• **EXERCISE DETAILS**
Somewhere below are a line with "14. P0: load" and a later line with "27. P2: load". Output exactly those lines and all lines between them.

• **Collected data**
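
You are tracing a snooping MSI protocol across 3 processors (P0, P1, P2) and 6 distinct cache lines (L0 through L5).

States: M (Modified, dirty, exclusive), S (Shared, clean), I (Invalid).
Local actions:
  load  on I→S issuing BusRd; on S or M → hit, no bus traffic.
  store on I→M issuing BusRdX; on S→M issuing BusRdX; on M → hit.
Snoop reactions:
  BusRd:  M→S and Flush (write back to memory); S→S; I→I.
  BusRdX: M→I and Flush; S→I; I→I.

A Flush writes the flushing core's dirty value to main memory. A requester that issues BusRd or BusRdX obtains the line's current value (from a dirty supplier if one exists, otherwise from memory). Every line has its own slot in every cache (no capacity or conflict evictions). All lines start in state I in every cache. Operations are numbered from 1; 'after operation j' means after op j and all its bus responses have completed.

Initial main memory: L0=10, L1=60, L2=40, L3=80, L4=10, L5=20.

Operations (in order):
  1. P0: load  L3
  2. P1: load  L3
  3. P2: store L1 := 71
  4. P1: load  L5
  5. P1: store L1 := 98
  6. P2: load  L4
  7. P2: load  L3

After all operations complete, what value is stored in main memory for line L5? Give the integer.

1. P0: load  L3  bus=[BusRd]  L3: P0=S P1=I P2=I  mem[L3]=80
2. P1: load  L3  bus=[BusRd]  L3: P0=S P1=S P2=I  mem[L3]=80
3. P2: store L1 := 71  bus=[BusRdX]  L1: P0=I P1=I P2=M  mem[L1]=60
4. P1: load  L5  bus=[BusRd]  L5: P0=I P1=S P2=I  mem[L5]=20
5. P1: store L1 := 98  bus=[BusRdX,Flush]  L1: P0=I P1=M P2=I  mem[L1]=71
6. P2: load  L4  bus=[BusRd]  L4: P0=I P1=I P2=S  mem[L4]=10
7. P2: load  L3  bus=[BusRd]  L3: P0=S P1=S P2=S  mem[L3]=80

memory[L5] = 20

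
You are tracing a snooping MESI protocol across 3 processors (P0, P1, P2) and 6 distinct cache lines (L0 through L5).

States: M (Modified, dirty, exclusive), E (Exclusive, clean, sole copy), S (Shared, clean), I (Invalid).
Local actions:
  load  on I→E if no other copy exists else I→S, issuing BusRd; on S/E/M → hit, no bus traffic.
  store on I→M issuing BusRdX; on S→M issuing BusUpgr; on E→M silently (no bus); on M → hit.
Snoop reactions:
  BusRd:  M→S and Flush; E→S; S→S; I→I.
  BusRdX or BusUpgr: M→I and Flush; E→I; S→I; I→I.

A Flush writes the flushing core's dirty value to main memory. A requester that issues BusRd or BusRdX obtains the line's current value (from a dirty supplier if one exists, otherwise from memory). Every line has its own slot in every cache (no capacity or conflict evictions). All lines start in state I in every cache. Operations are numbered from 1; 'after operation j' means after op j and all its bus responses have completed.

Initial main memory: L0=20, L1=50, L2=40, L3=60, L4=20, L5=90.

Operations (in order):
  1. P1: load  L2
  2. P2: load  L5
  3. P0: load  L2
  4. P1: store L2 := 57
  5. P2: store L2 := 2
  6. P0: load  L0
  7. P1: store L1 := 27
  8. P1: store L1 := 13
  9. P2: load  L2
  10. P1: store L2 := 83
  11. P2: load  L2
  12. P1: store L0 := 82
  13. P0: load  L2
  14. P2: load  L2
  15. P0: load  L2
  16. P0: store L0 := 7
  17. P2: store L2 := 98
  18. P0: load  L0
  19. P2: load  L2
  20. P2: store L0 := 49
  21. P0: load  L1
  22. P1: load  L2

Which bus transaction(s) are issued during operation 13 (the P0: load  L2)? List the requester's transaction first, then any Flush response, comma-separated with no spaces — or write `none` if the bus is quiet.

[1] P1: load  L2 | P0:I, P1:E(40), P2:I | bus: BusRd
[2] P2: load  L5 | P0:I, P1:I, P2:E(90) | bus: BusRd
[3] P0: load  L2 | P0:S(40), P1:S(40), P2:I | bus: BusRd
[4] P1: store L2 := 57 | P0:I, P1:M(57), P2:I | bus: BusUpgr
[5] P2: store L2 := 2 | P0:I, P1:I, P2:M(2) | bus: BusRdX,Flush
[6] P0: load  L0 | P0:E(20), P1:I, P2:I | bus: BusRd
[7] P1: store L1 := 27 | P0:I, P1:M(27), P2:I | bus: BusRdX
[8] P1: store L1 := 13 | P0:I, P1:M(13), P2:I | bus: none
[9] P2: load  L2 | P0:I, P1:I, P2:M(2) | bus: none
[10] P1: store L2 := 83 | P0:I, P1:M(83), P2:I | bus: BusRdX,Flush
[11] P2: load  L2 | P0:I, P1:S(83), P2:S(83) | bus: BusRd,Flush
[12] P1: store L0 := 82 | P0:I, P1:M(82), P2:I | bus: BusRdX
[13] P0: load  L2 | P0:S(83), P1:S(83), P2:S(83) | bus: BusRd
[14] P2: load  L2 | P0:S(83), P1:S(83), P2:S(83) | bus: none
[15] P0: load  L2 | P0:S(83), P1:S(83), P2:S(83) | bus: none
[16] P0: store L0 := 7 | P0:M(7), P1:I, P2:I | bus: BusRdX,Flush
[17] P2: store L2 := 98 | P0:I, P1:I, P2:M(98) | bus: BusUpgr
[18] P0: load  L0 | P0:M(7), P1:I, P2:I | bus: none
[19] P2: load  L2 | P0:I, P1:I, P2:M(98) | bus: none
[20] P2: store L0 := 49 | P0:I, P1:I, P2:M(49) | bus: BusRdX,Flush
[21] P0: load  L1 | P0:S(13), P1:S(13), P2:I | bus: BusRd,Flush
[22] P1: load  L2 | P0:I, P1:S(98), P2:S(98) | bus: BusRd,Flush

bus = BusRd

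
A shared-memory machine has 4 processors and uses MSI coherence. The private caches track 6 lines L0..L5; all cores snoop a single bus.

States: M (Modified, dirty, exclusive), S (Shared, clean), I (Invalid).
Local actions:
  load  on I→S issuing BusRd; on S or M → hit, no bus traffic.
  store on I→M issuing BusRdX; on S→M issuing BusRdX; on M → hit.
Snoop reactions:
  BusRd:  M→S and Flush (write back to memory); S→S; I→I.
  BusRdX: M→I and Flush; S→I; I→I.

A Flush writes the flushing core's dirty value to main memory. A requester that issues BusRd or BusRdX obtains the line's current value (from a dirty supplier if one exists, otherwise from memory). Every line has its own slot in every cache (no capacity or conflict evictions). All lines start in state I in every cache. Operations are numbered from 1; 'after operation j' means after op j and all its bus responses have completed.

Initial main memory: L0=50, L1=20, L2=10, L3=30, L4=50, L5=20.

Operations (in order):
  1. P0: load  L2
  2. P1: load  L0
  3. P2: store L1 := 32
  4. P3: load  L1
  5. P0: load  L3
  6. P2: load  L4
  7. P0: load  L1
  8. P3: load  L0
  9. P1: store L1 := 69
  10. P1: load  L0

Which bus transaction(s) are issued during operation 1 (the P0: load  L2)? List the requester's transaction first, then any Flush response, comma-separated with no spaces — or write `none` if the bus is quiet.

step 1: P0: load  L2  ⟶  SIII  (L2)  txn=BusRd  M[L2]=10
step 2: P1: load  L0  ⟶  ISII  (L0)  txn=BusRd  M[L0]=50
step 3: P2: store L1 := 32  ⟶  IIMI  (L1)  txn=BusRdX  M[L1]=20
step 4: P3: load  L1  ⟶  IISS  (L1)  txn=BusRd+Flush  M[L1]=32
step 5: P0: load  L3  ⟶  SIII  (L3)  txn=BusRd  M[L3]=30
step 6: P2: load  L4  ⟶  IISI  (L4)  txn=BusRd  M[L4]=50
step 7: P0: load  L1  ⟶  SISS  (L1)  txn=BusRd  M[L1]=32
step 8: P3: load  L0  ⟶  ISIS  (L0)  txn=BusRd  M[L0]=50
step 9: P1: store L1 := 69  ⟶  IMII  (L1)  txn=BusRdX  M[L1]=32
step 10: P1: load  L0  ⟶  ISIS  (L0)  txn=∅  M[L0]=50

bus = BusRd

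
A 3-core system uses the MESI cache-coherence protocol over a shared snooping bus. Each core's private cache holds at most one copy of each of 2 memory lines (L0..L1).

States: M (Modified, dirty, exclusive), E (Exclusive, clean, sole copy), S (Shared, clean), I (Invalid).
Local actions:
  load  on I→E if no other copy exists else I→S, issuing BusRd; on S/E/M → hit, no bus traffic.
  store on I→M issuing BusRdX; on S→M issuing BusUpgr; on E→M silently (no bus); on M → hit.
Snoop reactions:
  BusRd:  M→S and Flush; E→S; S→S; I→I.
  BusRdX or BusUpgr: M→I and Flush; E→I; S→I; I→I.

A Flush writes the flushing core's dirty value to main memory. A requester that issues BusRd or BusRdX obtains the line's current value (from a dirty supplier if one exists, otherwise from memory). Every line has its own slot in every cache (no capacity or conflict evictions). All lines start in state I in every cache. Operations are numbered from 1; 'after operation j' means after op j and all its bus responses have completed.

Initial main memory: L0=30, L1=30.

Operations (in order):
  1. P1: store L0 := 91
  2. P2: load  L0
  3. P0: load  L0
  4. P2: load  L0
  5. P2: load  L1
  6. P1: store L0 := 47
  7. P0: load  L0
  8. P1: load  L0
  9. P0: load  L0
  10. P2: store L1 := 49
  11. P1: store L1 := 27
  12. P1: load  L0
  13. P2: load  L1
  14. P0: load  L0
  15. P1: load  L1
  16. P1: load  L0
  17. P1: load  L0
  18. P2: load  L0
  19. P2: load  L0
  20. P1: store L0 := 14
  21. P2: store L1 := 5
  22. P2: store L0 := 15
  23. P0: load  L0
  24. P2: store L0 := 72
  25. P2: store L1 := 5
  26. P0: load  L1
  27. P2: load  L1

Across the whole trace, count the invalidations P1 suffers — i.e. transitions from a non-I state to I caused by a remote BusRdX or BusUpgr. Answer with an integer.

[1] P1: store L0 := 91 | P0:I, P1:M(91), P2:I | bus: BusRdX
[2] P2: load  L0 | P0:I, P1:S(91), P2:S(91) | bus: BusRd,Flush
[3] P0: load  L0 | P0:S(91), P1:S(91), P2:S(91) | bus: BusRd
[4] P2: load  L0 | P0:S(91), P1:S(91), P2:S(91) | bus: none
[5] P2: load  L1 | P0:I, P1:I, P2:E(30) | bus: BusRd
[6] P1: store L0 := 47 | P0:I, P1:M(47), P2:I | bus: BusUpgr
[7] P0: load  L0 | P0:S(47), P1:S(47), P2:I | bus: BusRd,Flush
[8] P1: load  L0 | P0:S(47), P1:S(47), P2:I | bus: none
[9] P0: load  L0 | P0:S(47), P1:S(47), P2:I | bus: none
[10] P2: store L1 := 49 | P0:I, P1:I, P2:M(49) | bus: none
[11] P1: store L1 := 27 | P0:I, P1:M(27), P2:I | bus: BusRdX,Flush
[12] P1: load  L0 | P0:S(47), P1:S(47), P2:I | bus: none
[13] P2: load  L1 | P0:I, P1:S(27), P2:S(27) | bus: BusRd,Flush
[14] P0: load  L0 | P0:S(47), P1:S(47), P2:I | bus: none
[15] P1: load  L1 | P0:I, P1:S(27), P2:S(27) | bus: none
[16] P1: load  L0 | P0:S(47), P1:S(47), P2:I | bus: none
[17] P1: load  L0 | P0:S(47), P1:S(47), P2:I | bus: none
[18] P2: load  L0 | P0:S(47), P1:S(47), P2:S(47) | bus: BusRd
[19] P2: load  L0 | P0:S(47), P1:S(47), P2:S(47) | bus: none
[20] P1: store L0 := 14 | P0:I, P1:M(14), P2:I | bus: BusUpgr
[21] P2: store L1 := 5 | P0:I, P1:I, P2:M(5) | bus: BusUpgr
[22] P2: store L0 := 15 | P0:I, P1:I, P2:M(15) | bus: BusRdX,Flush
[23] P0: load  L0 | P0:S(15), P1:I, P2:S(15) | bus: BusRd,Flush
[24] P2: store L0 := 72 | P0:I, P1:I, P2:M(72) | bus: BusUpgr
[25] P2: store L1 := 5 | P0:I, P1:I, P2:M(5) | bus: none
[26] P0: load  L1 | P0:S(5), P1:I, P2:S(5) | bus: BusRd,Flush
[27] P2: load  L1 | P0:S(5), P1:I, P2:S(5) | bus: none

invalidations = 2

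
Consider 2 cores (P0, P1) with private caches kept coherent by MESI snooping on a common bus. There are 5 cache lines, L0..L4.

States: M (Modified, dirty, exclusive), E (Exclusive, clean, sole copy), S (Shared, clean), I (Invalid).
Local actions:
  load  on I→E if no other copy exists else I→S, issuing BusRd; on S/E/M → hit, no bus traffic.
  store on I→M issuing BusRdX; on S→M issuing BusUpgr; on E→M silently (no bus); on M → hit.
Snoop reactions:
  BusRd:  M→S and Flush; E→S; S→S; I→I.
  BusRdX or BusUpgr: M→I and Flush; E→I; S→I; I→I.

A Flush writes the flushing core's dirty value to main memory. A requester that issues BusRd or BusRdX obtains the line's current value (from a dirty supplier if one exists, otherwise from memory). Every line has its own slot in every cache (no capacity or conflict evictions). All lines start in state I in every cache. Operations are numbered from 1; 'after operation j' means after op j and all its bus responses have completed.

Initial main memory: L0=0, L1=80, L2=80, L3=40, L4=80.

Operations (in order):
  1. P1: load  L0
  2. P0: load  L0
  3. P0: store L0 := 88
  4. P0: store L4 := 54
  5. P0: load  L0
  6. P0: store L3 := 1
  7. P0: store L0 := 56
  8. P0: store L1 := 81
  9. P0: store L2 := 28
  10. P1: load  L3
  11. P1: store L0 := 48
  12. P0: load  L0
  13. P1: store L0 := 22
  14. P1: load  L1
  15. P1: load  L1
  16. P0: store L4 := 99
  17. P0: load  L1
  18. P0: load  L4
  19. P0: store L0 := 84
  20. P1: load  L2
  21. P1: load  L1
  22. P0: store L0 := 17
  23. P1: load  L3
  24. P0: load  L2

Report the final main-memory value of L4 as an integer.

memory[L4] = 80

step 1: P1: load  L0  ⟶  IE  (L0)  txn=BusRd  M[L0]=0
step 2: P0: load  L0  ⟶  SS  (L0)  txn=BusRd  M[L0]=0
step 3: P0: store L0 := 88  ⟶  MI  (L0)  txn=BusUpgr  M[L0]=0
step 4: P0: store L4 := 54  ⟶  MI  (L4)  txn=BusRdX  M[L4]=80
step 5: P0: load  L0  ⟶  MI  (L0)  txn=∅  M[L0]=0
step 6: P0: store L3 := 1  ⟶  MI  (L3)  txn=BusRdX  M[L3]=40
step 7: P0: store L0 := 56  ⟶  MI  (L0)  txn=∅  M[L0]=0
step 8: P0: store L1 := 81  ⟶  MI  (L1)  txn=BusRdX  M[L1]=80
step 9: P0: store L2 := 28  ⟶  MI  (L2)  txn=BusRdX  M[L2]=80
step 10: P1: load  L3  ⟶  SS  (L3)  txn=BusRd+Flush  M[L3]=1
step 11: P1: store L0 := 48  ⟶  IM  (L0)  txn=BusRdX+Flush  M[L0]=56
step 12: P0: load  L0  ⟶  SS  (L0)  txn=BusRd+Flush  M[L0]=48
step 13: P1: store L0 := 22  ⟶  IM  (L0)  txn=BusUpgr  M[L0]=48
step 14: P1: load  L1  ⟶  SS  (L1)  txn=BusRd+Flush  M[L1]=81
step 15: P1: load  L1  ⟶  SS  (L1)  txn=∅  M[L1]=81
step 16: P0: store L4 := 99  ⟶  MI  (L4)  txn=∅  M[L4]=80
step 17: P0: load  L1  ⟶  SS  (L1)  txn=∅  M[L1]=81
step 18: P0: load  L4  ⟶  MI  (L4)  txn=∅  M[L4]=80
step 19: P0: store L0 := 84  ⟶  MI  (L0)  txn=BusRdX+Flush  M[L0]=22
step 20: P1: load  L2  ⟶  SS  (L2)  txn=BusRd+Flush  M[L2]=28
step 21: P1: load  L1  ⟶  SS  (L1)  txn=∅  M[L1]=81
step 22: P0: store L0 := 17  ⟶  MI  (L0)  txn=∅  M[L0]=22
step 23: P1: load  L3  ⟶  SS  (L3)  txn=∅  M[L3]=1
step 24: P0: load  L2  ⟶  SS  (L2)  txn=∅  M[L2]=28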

• **RESULT OF THIS TASK**
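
  14. P0: load  L0
  15. P1: load  L1
  16. P1: load  L0
  17. P1: load  L0
  18. P2: load  L0
  19. P2: load  L0
  20. P1: store L0 := 14
  21. P2: store L1 := 5
  22. P2: store L0 := 15
  23. P0: load  L0
  24. P2: store L0 := 72
  25. P2: store L1 := 5
  26. P0: load  L1
  27. P2: load  L1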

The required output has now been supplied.